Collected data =

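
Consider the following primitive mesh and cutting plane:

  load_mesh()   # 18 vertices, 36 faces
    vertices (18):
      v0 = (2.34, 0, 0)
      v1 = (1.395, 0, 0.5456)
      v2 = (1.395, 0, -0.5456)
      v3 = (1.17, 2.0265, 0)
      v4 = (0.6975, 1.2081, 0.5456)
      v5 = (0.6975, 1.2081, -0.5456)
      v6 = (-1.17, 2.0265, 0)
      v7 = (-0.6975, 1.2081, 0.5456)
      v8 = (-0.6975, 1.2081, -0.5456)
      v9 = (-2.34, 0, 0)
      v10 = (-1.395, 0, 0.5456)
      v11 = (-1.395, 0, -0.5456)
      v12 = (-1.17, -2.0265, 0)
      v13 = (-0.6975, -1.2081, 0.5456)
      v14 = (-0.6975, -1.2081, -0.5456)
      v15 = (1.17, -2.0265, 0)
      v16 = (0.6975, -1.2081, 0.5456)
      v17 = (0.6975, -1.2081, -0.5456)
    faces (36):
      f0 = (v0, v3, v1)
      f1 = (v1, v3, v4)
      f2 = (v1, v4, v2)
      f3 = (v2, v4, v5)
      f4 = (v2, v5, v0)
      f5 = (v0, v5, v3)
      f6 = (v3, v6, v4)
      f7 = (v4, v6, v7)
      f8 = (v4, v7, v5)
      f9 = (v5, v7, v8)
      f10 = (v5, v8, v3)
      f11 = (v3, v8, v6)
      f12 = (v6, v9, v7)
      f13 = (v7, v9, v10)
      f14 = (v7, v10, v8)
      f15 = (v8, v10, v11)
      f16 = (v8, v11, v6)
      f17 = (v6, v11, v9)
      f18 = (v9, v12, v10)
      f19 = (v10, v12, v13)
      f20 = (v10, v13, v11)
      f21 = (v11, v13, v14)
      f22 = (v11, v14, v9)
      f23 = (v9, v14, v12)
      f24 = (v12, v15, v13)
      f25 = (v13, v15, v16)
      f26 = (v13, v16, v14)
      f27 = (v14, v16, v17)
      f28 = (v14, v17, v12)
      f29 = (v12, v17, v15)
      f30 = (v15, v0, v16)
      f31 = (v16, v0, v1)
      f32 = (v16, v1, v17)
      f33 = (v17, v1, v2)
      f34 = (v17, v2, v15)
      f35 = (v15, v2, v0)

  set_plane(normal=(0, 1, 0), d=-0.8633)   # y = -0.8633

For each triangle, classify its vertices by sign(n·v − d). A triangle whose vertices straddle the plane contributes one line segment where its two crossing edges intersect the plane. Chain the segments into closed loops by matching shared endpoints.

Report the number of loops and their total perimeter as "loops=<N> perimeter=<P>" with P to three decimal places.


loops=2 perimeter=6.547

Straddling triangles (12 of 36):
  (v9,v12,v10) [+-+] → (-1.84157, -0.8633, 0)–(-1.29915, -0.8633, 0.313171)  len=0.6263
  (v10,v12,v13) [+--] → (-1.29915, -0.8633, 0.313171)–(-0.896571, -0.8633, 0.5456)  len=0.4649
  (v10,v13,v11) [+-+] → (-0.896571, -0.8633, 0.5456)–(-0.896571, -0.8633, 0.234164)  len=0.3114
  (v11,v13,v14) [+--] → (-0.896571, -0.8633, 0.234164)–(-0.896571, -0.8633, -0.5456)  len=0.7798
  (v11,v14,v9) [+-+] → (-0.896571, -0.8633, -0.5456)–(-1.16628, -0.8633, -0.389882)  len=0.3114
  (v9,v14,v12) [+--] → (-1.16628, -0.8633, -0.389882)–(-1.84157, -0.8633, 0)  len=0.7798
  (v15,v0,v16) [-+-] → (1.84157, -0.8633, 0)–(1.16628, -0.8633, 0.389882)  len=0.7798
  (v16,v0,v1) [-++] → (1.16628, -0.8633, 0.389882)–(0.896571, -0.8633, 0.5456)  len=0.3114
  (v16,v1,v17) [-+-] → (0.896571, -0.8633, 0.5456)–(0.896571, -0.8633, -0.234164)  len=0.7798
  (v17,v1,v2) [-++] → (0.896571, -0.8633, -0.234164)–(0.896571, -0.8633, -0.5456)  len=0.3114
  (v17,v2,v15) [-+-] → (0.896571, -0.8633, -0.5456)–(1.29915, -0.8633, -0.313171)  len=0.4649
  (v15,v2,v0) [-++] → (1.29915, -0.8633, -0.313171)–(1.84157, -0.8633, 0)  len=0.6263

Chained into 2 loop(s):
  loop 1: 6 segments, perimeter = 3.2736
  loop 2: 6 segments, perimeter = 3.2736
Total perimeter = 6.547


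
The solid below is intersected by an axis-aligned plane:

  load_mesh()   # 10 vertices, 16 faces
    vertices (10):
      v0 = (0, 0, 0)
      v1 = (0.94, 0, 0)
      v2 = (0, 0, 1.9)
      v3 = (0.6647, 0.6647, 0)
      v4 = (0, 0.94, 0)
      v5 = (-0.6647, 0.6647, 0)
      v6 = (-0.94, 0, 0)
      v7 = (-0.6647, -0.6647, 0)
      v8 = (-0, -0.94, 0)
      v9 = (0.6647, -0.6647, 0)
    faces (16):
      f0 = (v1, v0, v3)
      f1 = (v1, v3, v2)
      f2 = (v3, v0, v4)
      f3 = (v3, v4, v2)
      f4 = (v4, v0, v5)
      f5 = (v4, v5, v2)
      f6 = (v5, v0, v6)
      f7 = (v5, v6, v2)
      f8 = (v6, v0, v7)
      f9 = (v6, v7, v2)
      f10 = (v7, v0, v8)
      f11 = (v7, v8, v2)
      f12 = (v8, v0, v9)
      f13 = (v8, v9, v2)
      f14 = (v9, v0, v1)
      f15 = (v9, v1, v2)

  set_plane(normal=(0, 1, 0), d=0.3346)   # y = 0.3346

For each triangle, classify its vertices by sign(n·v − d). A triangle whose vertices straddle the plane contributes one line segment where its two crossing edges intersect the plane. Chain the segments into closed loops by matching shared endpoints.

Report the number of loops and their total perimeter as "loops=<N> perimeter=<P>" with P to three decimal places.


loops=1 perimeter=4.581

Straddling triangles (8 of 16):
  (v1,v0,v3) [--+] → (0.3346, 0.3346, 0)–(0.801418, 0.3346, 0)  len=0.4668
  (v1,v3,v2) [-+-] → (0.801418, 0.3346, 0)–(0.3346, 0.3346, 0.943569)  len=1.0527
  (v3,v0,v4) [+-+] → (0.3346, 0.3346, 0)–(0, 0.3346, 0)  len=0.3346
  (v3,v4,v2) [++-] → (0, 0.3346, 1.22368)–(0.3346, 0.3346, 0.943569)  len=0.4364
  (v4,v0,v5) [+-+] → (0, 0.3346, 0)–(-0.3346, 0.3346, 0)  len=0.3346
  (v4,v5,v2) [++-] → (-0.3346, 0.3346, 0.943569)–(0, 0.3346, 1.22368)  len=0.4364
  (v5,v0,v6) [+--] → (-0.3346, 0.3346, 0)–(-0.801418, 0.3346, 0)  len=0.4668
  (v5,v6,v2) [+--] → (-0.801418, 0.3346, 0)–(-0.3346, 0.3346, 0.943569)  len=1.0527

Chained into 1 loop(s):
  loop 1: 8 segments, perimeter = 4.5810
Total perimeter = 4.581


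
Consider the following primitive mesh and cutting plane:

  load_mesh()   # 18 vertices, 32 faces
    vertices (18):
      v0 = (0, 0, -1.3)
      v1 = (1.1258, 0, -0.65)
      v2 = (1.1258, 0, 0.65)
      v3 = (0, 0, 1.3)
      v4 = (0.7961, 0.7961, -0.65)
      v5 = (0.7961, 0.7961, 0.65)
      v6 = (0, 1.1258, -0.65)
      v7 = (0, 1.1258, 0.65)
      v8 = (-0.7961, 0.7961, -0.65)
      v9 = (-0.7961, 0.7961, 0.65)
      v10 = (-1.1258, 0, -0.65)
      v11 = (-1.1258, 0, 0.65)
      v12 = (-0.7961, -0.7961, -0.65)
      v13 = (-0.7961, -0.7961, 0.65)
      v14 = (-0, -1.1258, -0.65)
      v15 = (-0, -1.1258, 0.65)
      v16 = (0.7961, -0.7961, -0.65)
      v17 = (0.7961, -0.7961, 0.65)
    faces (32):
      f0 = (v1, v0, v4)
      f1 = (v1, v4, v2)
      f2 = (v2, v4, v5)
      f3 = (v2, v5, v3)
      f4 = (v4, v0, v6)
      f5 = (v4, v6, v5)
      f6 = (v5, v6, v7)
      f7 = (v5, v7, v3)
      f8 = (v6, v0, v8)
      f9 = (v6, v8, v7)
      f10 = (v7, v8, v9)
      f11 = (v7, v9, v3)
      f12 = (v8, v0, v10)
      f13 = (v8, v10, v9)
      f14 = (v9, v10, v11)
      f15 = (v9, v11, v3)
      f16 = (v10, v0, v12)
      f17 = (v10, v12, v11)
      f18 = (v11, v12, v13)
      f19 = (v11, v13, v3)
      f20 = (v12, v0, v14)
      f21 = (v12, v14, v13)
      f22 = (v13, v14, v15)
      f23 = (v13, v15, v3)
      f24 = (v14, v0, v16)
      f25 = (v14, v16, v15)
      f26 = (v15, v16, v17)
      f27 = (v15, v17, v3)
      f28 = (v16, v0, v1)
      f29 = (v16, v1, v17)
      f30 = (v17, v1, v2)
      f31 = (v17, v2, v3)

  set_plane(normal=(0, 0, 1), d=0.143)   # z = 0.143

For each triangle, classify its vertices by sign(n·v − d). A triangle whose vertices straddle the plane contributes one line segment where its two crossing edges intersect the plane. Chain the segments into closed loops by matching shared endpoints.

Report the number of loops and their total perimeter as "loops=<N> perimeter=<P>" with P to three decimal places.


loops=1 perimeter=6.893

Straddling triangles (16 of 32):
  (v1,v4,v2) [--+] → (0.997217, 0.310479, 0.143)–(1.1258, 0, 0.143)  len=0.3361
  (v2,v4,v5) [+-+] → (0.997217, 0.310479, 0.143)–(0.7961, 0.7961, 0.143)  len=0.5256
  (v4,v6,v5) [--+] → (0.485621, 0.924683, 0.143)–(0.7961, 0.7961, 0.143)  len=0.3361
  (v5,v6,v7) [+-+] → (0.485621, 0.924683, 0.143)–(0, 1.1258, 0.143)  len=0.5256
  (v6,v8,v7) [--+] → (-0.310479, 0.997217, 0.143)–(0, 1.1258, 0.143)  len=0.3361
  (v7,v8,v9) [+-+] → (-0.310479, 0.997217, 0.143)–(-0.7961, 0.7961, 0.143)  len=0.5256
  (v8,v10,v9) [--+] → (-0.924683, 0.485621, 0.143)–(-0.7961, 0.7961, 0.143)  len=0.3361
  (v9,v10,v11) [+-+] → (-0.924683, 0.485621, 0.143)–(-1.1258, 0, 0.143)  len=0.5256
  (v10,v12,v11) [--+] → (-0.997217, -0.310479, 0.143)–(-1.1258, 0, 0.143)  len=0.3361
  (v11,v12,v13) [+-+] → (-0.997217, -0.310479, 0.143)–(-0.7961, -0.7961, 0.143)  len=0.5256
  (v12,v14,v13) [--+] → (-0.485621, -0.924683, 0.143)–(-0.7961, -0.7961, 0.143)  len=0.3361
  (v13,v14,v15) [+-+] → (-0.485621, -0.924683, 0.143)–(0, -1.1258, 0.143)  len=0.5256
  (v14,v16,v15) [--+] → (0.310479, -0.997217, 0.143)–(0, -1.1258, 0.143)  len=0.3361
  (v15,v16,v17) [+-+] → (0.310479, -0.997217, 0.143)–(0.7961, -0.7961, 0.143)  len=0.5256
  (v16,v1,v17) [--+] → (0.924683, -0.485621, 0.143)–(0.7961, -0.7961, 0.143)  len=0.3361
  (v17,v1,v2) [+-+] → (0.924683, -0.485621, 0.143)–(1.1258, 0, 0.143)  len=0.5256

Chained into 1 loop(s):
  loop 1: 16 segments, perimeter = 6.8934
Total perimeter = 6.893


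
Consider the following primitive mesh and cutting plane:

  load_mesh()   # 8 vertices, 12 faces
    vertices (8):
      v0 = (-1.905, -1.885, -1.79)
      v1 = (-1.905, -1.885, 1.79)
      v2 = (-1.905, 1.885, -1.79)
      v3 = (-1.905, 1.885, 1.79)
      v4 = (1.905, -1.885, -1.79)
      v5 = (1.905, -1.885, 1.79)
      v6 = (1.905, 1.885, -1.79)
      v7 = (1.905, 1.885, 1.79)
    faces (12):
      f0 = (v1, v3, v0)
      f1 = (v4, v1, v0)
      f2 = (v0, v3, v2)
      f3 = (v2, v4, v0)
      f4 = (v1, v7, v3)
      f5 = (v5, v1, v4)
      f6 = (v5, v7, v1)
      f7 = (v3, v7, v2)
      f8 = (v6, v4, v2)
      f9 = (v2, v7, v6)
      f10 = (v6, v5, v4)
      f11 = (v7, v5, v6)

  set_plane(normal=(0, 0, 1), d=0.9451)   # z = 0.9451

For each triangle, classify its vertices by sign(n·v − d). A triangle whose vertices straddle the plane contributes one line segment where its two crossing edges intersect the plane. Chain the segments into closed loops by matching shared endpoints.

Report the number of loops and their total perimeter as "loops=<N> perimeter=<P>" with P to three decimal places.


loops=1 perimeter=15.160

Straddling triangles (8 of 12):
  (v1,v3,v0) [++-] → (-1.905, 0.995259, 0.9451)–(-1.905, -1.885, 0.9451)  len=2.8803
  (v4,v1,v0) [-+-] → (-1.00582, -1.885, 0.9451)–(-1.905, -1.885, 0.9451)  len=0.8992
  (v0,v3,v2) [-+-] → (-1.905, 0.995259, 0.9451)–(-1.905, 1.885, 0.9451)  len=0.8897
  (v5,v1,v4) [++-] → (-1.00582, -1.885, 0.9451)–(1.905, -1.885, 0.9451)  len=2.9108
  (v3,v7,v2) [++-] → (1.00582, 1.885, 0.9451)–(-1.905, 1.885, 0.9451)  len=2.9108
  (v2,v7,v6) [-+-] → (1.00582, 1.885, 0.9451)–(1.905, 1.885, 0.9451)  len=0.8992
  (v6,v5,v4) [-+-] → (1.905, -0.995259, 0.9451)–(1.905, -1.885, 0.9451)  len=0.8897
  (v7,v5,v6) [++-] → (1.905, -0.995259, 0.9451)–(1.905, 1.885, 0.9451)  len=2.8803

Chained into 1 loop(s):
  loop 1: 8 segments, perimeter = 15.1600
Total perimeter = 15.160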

EXERCISE PROMPT =
Give again, word for word, the records from their first line to the one with "v6 = (-1.17, 2.0265, 0)", and leave out all else.

RESPONSE BELOW =
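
Consider the following primitive mesh and cutting plane:

  load_mesh()   # 18 vertices, 36 faces
    vertices (18):
      v0 = (2.34, 0, 0)
      v1 = (1.395, 0, 0.5456)
      v2 = (1.395, 0, -0.5456)
      v3 = (1.17, 2.0265, 0)
      v4 = (0.6975, 1.2081, 0.5456)
      v5 = (0.6975, 1.2081, -0.5456)
      v6 = (-1.17, 2.0265, 0)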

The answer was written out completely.